[Stored data]
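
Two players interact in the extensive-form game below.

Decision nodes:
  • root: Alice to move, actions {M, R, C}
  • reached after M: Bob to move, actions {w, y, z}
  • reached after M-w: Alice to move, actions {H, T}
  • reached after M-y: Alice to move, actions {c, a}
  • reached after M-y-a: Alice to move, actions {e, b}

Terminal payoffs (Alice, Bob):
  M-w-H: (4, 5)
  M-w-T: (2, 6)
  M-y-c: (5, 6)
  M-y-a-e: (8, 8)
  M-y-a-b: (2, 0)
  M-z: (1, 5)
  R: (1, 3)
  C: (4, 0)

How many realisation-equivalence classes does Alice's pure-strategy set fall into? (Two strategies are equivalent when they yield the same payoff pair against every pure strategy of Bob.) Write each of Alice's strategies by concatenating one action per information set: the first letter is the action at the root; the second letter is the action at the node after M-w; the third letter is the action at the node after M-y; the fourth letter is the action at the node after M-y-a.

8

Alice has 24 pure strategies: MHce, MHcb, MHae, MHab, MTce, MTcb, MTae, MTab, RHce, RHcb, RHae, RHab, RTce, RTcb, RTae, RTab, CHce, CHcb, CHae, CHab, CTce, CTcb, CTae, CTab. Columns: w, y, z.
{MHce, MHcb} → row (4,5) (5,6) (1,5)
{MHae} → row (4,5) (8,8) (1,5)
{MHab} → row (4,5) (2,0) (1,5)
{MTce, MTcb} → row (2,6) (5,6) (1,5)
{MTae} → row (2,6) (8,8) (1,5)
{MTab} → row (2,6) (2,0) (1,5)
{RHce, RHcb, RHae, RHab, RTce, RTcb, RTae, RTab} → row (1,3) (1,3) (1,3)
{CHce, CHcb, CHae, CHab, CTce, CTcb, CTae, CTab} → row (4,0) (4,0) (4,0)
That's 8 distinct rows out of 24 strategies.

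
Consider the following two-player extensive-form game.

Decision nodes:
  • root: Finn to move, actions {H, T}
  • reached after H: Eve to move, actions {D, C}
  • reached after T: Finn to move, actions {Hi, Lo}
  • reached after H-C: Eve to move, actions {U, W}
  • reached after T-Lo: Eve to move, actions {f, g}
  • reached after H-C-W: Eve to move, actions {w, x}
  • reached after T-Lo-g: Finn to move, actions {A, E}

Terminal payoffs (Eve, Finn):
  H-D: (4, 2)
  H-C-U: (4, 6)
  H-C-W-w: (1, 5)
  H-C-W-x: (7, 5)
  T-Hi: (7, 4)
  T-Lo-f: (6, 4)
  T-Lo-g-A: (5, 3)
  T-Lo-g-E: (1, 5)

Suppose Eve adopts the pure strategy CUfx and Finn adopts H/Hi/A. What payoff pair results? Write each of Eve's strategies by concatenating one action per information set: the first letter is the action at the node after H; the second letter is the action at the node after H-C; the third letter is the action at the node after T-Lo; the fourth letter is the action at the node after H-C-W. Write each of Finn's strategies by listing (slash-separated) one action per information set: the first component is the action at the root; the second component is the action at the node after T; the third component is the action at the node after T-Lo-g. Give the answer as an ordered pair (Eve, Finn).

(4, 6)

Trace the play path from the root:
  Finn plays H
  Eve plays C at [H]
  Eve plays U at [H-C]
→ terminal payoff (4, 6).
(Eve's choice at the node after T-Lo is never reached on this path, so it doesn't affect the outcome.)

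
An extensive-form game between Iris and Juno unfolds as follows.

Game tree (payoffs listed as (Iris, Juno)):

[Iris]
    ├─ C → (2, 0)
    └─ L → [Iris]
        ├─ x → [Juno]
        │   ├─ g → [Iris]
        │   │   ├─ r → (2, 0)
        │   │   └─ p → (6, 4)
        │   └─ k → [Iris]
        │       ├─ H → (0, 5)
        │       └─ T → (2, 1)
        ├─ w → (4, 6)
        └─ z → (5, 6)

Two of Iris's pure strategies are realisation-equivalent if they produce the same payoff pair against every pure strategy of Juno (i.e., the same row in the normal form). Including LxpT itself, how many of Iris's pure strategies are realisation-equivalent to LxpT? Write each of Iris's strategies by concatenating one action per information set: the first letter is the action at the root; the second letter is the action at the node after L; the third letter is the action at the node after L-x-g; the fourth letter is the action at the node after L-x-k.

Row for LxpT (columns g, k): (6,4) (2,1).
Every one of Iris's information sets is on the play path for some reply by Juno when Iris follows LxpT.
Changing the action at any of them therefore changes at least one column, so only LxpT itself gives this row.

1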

▶ THE PROBLEM
Your task is to copy each line of the entries that includes the word "payoffs".

▶ EXERCISE ANSWER
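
Terminal payoffs (Alice, Bob):
Terminal payoffs (Eve, Finn):
Game tree (payoffs listed as (Iris, Juno)):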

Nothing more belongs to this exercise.